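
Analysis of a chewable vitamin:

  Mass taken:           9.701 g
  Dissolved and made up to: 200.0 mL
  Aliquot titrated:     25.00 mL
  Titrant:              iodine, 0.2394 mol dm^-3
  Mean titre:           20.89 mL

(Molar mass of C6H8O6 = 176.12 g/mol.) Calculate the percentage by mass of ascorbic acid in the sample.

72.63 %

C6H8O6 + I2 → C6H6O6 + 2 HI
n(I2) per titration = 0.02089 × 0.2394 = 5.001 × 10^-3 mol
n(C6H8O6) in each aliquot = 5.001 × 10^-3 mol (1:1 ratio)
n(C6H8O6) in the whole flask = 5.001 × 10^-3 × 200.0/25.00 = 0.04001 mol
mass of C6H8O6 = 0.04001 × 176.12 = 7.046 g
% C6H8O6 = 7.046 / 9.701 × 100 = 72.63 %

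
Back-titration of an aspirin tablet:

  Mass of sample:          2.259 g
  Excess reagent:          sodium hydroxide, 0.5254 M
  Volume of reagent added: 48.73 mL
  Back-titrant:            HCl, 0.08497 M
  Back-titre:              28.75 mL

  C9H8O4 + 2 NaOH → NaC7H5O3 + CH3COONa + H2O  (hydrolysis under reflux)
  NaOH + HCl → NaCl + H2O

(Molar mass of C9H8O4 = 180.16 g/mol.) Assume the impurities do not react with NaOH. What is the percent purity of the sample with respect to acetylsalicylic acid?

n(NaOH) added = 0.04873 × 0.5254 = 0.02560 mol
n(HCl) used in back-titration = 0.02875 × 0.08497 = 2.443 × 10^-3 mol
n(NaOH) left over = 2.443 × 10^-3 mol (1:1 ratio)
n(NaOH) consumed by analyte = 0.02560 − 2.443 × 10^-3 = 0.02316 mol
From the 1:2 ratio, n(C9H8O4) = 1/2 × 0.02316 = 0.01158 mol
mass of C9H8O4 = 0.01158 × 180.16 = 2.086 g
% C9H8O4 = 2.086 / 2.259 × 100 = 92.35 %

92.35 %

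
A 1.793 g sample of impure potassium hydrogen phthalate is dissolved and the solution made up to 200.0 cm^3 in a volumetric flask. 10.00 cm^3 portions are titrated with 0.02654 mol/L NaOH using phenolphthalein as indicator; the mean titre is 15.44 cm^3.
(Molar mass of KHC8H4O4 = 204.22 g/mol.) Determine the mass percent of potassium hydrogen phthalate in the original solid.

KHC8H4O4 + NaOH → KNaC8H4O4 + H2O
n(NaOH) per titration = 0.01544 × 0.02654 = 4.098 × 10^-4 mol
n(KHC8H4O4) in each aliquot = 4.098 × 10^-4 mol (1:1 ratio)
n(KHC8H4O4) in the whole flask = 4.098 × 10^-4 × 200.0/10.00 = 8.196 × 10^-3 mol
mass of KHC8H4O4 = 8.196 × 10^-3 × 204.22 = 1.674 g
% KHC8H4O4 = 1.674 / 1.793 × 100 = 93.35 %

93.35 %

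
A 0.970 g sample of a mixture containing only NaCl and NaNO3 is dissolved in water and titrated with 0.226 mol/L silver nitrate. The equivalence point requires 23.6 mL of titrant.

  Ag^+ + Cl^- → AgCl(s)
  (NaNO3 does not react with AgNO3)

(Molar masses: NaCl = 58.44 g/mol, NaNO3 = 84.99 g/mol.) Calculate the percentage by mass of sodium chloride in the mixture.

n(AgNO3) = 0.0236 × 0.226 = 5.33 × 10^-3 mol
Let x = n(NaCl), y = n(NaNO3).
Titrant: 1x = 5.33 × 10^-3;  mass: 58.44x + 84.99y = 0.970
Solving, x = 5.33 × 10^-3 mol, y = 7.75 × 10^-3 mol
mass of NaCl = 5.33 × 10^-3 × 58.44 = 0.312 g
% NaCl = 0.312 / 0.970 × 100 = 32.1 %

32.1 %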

# # # #

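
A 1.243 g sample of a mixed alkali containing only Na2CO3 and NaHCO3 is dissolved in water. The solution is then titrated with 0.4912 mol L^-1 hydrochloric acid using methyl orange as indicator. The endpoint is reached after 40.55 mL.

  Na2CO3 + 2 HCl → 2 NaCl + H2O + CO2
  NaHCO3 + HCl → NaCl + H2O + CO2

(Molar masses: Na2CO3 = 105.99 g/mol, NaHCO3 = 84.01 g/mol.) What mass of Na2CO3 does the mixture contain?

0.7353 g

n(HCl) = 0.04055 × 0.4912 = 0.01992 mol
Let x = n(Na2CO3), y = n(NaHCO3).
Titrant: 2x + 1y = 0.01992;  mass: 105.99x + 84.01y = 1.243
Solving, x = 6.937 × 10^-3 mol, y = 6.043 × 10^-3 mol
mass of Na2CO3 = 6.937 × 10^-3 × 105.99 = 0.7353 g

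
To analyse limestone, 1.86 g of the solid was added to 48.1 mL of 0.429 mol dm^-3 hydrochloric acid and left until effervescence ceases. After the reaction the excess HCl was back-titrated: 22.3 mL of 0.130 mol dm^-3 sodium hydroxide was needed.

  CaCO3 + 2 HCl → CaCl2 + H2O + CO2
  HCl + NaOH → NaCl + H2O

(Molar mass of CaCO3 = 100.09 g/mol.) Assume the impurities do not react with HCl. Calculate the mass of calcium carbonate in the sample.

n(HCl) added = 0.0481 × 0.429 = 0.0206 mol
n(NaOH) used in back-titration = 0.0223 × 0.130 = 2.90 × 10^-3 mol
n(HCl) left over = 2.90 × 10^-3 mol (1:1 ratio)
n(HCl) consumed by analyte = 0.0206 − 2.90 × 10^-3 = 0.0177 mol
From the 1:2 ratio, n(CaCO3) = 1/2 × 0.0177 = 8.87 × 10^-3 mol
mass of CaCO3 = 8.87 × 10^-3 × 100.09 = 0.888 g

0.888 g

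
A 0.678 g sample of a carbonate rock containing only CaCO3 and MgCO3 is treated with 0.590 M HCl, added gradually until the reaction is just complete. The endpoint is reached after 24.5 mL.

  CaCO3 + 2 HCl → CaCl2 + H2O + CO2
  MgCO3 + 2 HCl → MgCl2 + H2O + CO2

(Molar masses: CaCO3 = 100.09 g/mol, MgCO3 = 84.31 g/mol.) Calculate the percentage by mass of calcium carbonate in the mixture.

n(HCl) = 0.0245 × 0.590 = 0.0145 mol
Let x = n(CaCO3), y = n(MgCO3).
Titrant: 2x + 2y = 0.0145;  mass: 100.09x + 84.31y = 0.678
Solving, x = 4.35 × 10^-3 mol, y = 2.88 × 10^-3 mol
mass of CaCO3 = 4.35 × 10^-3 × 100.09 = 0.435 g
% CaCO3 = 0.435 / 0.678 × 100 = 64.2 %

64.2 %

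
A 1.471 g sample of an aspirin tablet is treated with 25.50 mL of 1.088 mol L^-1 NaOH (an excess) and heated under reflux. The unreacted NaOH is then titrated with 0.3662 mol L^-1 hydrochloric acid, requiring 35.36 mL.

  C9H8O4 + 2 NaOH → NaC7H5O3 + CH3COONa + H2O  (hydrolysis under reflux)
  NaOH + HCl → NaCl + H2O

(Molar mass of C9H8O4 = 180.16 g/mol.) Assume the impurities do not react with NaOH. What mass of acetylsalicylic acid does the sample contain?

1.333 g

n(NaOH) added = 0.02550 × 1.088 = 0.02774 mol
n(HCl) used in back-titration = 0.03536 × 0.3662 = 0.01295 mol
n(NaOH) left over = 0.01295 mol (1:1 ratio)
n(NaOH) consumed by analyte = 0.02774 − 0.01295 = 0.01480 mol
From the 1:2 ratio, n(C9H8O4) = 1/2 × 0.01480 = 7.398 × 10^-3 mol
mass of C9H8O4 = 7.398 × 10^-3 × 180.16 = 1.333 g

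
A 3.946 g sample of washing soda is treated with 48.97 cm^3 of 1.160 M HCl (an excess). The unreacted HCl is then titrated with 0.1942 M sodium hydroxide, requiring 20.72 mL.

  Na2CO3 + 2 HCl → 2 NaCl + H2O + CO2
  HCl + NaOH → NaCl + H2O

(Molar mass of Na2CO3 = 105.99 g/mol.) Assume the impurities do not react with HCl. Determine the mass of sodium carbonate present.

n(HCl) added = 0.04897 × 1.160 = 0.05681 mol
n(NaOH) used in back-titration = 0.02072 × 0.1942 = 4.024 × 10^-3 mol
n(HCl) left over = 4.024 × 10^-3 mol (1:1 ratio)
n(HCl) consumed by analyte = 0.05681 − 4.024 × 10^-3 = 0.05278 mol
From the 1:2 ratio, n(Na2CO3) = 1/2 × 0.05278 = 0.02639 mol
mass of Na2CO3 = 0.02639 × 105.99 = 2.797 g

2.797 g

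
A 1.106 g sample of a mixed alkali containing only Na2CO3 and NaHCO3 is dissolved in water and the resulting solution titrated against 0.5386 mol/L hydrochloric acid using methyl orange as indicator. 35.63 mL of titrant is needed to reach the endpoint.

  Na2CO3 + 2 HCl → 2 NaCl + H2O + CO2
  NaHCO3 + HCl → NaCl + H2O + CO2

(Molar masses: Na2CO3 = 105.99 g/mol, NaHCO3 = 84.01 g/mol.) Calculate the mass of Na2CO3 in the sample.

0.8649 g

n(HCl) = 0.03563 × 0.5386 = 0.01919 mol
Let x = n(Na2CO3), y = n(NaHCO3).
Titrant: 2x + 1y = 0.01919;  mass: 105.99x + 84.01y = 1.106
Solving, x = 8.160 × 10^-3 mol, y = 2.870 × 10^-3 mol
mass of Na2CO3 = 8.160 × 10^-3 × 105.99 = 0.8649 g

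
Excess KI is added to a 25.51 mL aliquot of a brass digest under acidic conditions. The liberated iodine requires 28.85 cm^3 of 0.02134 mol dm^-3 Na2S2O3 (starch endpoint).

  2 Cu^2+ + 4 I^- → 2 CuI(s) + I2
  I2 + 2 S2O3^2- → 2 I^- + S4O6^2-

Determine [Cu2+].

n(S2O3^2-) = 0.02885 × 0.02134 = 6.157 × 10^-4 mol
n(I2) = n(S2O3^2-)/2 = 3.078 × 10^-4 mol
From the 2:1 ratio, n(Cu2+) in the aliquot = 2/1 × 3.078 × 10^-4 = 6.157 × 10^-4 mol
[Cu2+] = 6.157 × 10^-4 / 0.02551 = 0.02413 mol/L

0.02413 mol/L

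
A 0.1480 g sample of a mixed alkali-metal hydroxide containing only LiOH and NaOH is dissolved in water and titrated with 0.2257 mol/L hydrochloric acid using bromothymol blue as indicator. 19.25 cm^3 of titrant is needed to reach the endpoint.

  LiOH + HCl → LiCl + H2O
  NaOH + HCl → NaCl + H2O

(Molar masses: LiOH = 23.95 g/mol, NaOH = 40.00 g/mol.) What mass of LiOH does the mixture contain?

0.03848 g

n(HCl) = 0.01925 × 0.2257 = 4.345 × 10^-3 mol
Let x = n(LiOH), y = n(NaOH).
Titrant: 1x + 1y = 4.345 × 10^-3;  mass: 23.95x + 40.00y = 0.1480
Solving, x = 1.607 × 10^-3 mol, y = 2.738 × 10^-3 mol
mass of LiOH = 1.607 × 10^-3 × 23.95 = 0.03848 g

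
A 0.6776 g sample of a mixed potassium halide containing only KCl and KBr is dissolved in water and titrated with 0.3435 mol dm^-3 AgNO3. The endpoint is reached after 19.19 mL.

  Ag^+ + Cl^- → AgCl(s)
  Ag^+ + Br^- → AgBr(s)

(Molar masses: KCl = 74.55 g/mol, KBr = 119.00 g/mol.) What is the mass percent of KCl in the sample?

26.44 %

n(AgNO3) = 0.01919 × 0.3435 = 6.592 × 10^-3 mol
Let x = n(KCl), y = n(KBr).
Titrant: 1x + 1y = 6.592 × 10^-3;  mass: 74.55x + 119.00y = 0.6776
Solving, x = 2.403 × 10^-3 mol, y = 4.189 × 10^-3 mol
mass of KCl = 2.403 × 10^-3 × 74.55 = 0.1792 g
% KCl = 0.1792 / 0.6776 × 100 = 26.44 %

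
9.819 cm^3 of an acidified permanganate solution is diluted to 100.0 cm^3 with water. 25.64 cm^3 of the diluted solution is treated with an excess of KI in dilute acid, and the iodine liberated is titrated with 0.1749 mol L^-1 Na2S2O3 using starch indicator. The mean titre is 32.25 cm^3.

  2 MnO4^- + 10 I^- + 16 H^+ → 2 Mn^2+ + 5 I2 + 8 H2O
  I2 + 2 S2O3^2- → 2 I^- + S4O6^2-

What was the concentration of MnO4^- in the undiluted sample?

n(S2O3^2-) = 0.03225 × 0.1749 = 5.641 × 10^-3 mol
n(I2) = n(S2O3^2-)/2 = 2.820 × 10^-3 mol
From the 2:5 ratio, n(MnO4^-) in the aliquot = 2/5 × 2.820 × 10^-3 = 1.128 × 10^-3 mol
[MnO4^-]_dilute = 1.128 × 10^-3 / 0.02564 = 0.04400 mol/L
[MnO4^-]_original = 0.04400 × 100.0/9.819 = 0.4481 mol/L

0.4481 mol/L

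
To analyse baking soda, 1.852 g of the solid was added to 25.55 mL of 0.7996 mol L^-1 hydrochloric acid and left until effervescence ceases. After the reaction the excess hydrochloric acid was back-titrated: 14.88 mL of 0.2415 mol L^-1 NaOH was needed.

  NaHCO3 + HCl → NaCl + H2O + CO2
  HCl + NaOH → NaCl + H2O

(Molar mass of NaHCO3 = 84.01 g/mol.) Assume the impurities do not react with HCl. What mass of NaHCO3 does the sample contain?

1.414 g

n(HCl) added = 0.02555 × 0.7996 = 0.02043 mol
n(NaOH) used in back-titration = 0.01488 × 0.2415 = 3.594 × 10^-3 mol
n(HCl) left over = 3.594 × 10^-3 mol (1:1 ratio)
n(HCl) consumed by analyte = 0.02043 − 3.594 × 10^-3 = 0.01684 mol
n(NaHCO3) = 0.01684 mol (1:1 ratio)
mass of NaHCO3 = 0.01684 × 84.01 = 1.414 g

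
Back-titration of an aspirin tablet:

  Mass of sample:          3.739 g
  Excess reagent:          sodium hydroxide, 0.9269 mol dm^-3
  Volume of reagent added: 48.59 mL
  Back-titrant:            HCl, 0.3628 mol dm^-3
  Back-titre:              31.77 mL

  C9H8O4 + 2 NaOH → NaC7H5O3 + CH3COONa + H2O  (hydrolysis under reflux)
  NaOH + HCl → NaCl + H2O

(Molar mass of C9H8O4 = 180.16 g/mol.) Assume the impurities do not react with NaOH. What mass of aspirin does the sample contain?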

# # # #

BRIEF: Within the data above, the lines from the one with "Analysis of a" to the one with "A 1.793 g sample" must be repeated exactly; no other line belongs in the answer.

RESULT OF THE TASK:
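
Analysis of a chewable vitamin:

  Mass taken:           9.701 g
  Dissolved and made up to: 200.0 mL
  Aliquot titrated:     25.00 mL
  Titrant:              iodine, 0.2394 mol dm^-3
  Mean titre:           20.89 mL

(Molar mass of C6H8O6 = 176.12 g/mol.) Calculate the percentage by mass of ascorbic acid in the sample.

72.63 %

C6H8O6 + I2 → C6H6O6 + 2 HI
n(I2) per titration = 0.02089 × 0.2394 = 5.001 × 10^-3 mol
n(C6H8O6) in each aliquot = 5.001 × 10^-3 mol (1:1 ratio)
n(C6H8O6) in the whole flask = 5.001 × 10^-3 × 200.0/25.00 = 0.04001 mol
mass of C6H8O6 = 0.04001 × 176.12 = 7.046 g
% C6H8O6 = 7.046 / 9.701 × 100 = 72.63 %

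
Back-titration of an aspirin tablet:

  Mass of sample:          2.259 g
  Excess reagent:          sodium hydroxide, 0.5254 M
  Volume of reagent added: 48.73 mL
  Back-titrant:            HCl, 0.08497 M
  Back-titre:              28.75 mL

  C9H8O4 + 2 NaOH → NaC7H5O3 + CH3COONa + H2O  (hydrolysis under reflux)
  NaOH + HCl → NaCl + H2O

(Molar mass of C9H8O4 = 180.16 g/mol.) Assume the impurities do not react with NaOH. What is the percent purity of the sample with respect to acetylsalicylic acid?

n(NaOH) added = 0.04873 × 0.5254 = 0.02560 mol
n(HCl) used in back-titration = 0.02875 × 0.08497 = 2.443 × 10^-3 mol
n(NaOH) left over = 2.443 × 10^-3 mol (1:1 ratio)
n(NaOH) consumed by analyte = 0.02560 − 2.443 × 10^-3 = 0.02316 mol
From the 1:2 ratio, n(C9H8O4) = 1/2 × 0.02316 = 0.01158 mol
mass of C9H8O4 = 0.01158 × 180.16 = 2.086 g
% C9H8O4 = 2.086 / 2.259 × 100 = 92.35 %

92.35 %

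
A 1.793 g sample of impure potassium hydrogen phthalate is dissolved and the solution made up to 200.0 cm^3 in a volumetric flask. 10.00 cm^3 portions are titrated with 0.02654 mol/L NaOH using phenolphthalein as indicator; the mean titre is 15.44 cm^3.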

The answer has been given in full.